- [Exercise prompt] Write the data below out again, exactly as each line reads.

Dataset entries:

^^^^^^^^^^^^^^^^

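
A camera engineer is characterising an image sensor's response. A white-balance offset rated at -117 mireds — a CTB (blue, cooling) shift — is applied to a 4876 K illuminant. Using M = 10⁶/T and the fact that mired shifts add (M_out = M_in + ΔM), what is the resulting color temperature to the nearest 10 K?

11350 K

M_in = 10⁶/4876 = 205.09 mireds.
M_out = 205.09 + (-117) = 88.09 mireds.
T_out = 10⁶/88.09 = 11352.5 K → 11350 K.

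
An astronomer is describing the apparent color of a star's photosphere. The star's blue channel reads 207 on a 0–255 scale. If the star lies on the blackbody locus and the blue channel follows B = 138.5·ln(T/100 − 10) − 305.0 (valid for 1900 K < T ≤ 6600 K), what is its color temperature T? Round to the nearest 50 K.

5050 K

ln(t − 10) = (207 + 305.0) / 138.5 = 3.6968.
t − 10 = e^3.6968 = 40.316, so t = 50.316.
T = 100·t = 5032 K → 5050 K to the nearest 50 K.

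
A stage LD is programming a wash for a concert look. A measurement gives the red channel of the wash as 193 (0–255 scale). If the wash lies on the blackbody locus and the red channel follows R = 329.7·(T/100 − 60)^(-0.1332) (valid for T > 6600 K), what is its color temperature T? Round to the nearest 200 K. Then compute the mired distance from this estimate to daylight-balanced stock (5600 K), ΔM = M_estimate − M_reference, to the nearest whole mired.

-92 mireds

(t − 60)^(-0.1332) = 193/329.7 = 0.58538.
t − 60 = 0.58538^(1/-0.1332) = 0.58538^(-7.508) = 55.713, so t = 115.713.
T = 100·t = 11571 K → 11600 K to the nearest 200 K.
M_estimate = 10⁶/11600 = 86.21; M_reference = 10⁶/5600 = 178.57.
ΔM = 86.21 − 178.57 = -92.36 → -92 mireds.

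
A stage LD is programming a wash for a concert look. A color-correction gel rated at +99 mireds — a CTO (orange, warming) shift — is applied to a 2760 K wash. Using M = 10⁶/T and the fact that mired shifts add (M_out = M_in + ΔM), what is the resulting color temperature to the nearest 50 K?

2150 K

M_in = 10⁶/2760 = 362.32 mireds.
M_out = 362.32 + (+99) = 461.32 mireds.
T_out = 10⁶/461.32 = 2167.7 K → 2150 K.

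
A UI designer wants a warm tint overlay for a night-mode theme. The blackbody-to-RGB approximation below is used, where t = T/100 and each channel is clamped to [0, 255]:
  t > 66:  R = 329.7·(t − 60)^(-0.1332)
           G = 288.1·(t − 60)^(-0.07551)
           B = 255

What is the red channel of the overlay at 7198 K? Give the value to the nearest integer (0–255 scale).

t = 7198/100 = 71.98; the t > 66 branch applies.
R = 329.7·(71.98 − 60)^(-0.1332) = 329.7·11.98^(-0.1332) = 329.7·0.71837 = 236.847.
Rounded: 237.

237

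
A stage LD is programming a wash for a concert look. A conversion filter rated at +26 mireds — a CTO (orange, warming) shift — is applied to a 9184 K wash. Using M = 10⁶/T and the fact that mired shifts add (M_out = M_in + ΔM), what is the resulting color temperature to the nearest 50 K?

M_in = 10⁶/9184 = 108.89 mireds.
M_out = 108.89 + (+26) = 134.89 mireds.
T_out = 10⁶/134.89 = 7413.7 K → 7400 K.

7400 K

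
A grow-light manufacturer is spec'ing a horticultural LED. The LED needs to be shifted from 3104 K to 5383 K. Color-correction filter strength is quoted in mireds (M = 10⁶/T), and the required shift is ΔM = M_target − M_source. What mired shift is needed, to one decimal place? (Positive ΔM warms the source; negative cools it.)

-136.4 mireds

M_source = 10⁶/3104 = 322.165; M_target = 10⁶/5383 = 185.770.
ΔM = 185.770 − 322.165 = -136.395 → -136.4 mireds, a cooling shift.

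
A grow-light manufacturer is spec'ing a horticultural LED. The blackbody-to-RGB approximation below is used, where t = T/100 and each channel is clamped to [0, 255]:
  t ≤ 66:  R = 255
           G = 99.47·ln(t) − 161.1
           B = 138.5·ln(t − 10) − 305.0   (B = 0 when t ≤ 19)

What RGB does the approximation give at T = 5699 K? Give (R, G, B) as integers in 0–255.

(255, 241, 228)

t = 5699/100 = 56.99; the t ≤ 66 branch applies.
R = 255 by definition for t ≤ 66.
G = 99.47·ln 56.99 − 161.1 = 99.47·4.0429 − 161.1 = 241.045.
B = 138.5·ln(56.99 − 10) − 305.0 = 138.5·ln 46.99 − 305.0 = 138.5·3.8499 − 305.0 = 228.216.
Rounded: (255, 241, 228).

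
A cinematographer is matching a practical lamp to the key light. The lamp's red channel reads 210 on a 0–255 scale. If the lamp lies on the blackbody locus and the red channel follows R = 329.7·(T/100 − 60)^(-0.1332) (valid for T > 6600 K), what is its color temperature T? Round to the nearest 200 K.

(t − 60)^(-0.1332) = 210/329.7 = 0.63694.
t − 60 = 0.63694^(1/-0.1332) = 0.63694^(-7.508) = 29.561, so t = 89.561.
T = 100·t = 8956 K → 9000 K to the nearest 200 K.

9000 K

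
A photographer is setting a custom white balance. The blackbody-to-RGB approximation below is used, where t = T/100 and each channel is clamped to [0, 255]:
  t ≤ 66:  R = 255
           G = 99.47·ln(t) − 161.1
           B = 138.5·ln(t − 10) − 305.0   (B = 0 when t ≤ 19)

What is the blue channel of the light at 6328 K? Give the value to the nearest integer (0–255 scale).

246

t = 6328/100 = 63.28; the t ≤ 66 branch applies.
B = 138.5·ln(63.28 − 10) − 305.0 = 138.5·ln 53.28 − 305.0 = 138.5·3.9756 − 305.0 = 245.615.
Rounded: 246.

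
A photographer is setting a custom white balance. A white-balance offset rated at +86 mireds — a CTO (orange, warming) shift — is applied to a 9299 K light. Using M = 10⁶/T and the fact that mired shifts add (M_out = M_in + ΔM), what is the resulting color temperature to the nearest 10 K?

M_in = 10⁶/9299 = 107.54 mireds.
M_out = 107.54 + (+86) = 193.54 mireds.
T_out = 10⁶/193.54 = 5166.9 K → 5170 K.

5170 K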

^^^^^^^^^^^^^^^^

- [Solved problem]
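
A camera engineer is characterising an image sensor's response. A white-balance offset rated at -117 mireds — a CTB (blue, cooling) shift — is applied to a 4876 K illuminant. Using M = 10⁶/T and the fact that mired shifts add (M_out = M_in + ΔM), what is the resulting color temperature to the nearest 10 K?

11350 K

M_in = 10⁶/4876 = 205.09 mireds.
M_out = 205.09 + (-117) = 88.09 mireds.
T_out = 10⁶/88.09 = 11352.5 K → 11350 K.

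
An astronomer is describing the apparent color of a star's photosphere. The star's blue channel reads 207 on a 0–255 scale. If the star lies on the blackbody locus and the blue channel follows B = 138.5·ln(T/100 − 10) − 305.0 (valid for 1900 K < T ≤ 6600 K), what is its color temperature T? Round to the nearest 50 K.

5050 K

ln(t − 10) = (207 + 305.0) / 138.5 = 3.6968.
t − 10 = e^3.6968 = 40.316, so t = 50.316.
T = 100·t = 5032 K → 5050 K to the nearest 50 K.

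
A stage LD is programming a wash for a concert look. A measurement gives the red channel of the wash as 193 (0–255 scale). If the wash lies on the blackbody locus and the red channel follows R = 329.7·(T/100 − 60)^(-0.1332) (valid for T > 6600 K), what is its color temperature T? Round to the nearest 200 K. Then compute the mired distance from this estimate to daylight-balanced stock (5600 K), ΔM = M_estimate − M_reference, to the nearest whole mired.

-92 mireds

(t − 60)^(-0.1332) = 193/329.7 = 0.58538.
t − 60 = 0.58538^(1/-0.1332) = 0.58538^(-7.508) = 55.713, so t = 115.713.
T = 100·t = 11571 K → 11600 K to the nearest 200 K.
M_estimate = 10⁶/11600 = 86.21; M_reference = 10⁶/5600 = 178.57.
ΔM = 86.21 − 178.57 = -92.36 → -92 mireds.

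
A stage LD is programming a wash for a concert look. A color-correction gel rated at +99 mireds — a CTO (orange, warming) shift — is applied to a 2760 K wash. Using M = 10⁶/T and the fact that mired shifts add (M_out = M_in + ΔM), what is the resulting color temperature to the nearest 50 K?

2150 K

M_in = 10⁶/2760 = 362.32 mireds.
M_out = 362.32 + (+99) = 461.32 mireds.
T_out = 10⁶/461.32 = 2167.7 K → 2150 K.

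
A UI designer wants a warm tint overlay for a night-mode theme. The blackbody-to-RGB approximation below is used, where t = T/100 and each channel is clamped to [0, 255]:
  t > 66:  R = 329.7·(t − 60)^(-0.1332)
           G = 288.1·(t − 60)^(-0.07551)
           B = 255

What is the red channel of the overlay at 7198 K? Give the value to the nearest integer (0–255 scale).

t = 7198/100 = 71.98; the t > 66 branch applies.
R = 329.7·(71.98 − 60)^(-0.1332) = 329.7·11.98^(-0.1332) = 329.7·0.71837 = 236.847.
Rounded: 237.

237

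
A stage LD is programming a wash for a concert look. A conversion filter rated at +26 mireds — a CTO (orange, warming) shift — is applied to a 9184 K wash. Using M = 10⁶/T and the fact that mired shifts add (M_out = M_in + ΔM), what is the resulting color temperature to the nearest 50 K?

M_in = 10⁶/9184 = 108.89 mireds.
M_out = 108.89 + (+26) = 134.89 mireds.
T_out = 10⁶/134.89 = 7413.7 K → 7400 K.

7400 K

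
A grow-light manufacturer is spec'ing a horticultural LED. The LED needs to be shifted from 3104 K to 5383 K. Color-correction filter strength is quoted in mireds (M = 10⁶/T), and the required shift is ΔM = M_target − M_source. What mired shift is needed, to one decimal place? (Positive ΔM warms the source; negative cools it.)

-136.4 mireds

M_source = 10⁶/3104 = 322.165; M_target = 10⁶/5383 = 185.770.
ΔM = 185.770 − 322.165 = -136.395 → -136.4 mireds, a cooling shift.

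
A grow-light manufacturer is spec'ing a horticultural LED. The blackbody-to-RGB approximation below is used, where t = T/100 and each channel is clamped to [0, 255]:
  t ≤ 66:  R = 255
           G = 99.47·ln(t) − 161.1
           B = 138.5·ln(t − 10) − 305.0   (B = 0 when t ≤ 19)

What RGB does the approximation give at T = 5699 K? Give (R, G, B) as integers in 0–255.

(255, 241, 228)

t = 5699/100 = 56.99; the t ≤ 66 branch applies.
R = 255 by definition for t ≤ 66.
G = 99.47·ln 56.99 − 161.1 = 99.47·4.0429 − 161.1 = 241.045.
B = 138.5·ln(56.99 − 10) − 305.0 = 138.5·ln 46.99 − 305.0 = 138.5·3.8499 − 305.0 = 228.216.
Rounded: (255, 241, 228).

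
A cinematographer is matching a practical lamp to the key light. The lamp's red channel reads 210 on a 0–255 scale. If the lamp lies on the blackbody locus and the red channel follows R = 329.7·(T/100 − 60)^(-0.1332) (valid for T > 6600 K), what is its color temperature T? Round to the nearest 200 K.

(t − 60)^(-0.1332) = 210/329.7 = 0.63694.
t − 60 = 0.63694^(1/-0.1332) = 0.63694^(-7.508) = 29.561, so t = 89.561.
T = 100·t = 8956 K → 9000 K to the nearest 200 K.

9000 K

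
A photographer is setting a custom white balance. The blackbody-to-RGB approximation below is used, where t = T/100 and each channel is clamped to [0, 255]:
  t ≤ 66:  R = 255
           G = 99.47·ln(t) − 161.1
           B = 138.5·ln(t − 10) − 305.0   (B = 0 when t ≤ 19)

What is the blue channel of the light at 6328 K? Give the value to the nearest integer (0–255 scale).

246

t = 6328/100 = 63.28; the t ≤ 66 branch applies.
B = 138.5·ln(63.28 − 10) − 305.0 = 138.5·ln 53.28 − 305.0 = 138.5·3.9756 − 305.0 = 245.615.
Rounded: 246.

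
A photographer is setting a custom white balance. A white-balance offset rated at +86 mireds — a CTO (orange, warming) shift — is applied to a 9299 K light. Using M = 10⁶/T and the fact that mired shifts add (M_out = M_in + ΔM), what is the resulting color temperature to the nearest 10 K?

M_in = 10⁶/9299 = 107.54 mireds.
M_out = 107.54 + (+86) = 193.54 mireds.
T_out = 10⁶/193.54 = 5166.9 K → 5170 K.

5170 K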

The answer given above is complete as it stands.